#### [What is needed]
Reproduce the tail of the data exactly. It starts at the line containing "39, 44, 62]." and runs to the last line.
#### Task inputs
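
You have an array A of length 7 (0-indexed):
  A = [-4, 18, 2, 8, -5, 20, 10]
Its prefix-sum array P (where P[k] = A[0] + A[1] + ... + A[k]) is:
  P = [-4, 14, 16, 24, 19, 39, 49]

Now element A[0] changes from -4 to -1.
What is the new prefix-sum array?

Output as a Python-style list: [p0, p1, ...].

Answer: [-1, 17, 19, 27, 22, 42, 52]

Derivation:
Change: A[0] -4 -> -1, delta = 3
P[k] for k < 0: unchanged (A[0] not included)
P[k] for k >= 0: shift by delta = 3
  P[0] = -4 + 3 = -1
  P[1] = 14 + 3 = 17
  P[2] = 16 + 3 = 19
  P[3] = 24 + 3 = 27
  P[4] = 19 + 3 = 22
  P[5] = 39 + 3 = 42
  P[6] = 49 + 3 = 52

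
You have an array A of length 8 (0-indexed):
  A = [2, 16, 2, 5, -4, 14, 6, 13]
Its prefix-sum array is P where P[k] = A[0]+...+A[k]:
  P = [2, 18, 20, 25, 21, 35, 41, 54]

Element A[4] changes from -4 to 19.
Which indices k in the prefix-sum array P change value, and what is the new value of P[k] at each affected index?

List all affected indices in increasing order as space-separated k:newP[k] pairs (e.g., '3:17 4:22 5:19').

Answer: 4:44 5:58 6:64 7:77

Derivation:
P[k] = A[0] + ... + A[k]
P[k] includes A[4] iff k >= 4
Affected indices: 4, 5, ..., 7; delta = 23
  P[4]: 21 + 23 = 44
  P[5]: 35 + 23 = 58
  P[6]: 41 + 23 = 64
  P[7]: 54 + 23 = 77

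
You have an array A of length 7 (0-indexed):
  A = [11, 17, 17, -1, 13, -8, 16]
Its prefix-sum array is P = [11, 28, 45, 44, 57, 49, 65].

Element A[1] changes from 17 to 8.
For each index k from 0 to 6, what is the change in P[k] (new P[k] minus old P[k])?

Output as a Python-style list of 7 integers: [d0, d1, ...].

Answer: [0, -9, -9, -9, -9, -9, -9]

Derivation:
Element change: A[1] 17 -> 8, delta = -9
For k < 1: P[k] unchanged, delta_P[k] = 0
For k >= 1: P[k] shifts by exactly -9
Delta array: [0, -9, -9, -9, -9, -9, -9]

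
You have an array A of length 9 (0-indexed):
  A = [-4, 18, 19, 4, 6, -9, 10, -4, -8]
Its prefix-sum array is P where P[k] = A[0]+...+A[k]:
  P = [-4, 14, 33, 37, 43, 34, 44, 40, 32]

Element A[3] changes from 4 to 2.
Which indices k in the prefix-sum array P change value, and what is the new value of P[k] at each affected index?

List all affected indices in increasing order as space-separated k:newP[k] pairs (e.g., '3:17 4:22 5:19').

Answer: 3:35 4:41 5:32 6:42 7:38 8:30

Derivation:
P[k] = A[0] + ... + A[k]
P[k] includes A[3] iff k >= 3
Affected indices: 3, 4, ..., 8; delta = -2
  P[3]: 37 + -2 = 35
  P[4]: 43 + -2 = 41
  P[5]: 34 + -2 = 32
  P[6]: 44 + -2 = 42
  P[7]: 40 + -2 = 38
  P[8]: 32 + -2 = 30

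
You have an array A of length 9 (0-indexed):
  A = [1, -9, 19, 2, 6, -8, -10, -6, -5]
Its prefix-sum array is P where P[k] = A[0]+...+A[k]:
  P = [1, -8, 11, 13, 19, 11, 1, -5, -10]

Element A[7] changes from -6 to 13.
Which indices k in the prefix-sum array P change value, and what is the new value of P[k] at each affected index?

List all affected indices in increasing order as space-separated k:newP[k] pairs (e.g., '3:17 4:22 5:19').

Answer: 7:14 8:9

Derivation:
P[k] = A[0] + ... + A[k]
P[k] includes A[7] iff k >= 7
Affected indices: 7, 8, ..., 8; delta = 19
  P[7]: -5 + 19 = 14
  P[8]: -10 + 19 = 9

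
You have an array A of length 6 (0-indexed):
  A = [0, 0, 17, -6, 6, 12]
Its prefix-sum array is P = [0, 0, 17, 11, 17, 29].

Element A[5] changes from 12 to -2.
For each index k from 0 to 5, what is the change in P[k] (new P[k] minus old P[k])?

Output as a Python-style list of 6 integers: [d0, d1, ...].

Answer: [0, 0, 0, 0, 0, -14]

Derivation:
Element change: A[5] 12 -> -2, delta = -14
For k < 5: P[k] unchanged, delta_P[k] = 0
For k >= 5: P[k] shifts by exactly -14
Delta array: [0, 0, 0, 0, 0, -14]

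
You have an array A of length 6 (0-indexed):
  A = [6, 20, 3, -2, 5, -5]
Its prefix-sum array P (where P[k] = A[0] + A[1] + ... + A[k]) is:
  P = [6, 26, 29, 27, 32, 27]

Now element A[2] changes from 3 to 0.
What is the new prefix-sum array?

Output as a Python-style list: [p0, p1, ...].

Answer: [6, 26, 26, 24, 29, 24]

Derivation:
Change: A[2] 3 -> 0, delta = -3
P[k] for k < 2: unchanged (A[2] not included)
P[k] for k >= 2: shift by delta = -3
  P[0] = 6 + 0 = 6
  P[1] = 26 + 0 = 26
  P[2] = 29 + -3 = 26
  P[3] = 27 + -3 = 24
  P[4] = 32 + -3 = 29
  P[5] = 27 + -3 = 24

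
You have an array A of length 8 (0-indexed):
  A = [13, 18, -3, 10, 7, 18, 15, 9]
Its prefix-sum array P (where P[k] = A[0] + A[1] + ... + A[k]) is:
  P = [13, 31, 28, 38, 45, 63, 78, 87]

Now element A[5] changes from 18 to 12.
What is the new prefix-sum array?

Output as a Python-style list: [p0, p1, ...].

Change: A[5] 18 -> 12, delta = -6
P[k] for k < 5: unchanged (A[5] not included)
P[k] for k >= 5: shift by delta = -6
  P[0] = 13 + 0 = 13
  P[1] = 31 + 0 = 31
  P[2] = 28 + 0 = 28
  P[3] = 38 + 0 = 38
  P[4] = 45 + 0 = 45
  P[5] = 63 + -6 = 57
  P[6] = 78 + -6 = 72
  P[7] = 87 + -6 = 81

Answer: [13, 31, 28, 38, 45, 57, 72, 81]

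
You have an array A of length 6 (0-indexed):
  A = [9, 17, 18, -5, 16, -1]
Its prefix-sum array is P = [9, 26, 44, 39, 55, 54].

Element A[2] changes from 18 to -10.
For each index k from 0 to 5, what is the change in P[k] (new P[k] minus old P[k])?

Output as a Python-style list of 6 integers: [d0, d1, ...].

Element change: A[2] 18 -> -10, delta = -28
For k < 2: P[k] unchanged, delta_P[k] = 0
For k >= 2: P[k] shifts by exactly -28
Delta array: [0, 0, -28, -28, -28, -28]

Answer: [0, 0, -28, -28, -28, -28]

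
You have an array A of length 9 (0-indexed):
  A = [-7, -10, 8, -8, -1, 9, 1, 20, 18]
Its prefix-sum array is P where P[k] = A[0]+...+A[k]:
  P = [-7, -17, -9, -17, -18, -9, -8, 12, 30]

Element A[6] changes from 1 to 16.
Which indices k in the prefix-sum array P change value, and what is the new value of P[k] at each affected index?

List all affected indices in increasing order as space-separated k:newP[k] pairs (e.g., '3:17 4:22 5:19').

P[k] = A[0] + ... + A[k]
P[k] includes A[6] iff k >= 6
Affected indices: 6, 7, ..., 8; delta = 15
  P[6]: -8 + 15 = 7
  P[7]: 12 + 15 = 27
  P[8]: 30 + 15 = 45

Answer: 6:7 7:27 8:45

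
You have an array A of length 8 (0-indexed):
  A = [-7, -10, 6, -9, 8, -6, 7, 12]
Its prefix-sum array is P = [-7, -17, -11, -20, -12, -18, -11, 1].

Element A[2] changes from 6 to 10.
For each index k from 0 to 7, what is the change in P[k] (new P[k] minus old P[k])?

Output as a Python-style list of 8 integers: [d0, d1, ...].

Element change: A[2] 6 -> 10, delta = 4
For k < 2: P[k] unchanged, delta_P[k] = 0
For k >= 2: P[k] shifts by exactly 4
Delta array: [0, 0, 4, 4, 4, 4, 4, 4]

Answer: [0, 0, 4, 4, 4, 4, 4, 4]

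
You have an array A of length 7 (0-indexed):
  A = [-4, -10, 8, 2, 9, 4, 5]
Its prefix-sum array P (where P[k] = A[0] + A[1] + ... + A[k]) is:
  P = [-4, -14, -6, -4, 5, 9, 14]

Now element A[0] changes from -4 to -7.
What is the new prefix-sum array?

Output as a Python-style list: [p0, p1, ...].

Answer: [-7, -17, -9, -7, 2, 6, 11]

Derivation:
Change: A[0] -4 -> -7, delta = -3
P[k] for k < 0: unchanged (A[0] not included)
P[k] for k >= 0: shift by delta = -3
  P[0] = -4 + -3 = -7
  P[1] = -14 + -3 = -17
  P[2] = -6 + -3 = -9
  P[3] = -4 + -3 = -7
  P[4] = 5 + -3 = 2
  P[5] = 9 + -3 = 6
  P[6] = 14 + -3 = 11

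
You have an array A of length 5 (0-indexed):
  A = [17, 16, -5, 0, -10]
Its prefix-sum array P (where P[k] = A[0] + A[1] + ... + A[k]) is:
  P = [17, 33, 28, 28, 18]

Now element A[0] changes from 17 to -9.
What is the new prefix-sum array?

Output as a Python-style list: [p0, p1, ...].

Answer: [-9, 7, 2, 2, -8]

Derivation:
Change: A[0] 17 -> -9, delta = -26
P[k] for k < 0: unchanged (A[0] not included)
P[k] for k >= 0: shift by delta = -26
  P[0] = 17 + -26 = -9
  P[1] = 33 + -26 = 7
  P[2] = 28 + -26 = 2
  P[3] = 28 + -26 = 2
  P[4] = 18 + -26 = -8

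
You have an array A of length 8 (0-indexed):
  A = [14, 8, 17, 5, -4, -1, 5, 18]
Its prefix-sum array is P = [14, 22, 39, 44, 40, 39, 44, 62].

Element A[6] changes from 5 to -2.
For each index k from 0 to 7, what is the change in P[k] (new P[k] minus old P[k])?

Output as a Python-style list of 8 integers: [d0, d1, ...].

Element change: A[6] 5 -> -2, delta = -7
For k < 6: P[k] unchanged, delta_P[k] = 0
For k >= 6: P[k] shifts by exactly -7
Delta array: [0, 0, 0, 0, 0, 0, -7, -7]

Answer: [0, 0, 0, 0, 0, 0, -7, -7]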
########
#### [Output for this exercise]
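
Its prefix-sum array is P = [14, 22, 39, 44, 40, 39, 44, 62].

Element A[6] changes from 5 to -2.
For each index k from 0 to 7, what is the change in P[k] (new P[k] minus old P[k])?

Output as a Python-style list of 8 integers: [d0, d1, ...].

Element change: A[6] 5 -> -2, delta = -7
For k < 6: P[k] unchanged, delta_P[k] = 0
For k >= 6: P[k] shifts by exactly -7
Delta array: [0, 0, 0, 0, 0, 0, -7, -7]

Answer: [0, 0, 0, 0, 0, 0, -7, -7]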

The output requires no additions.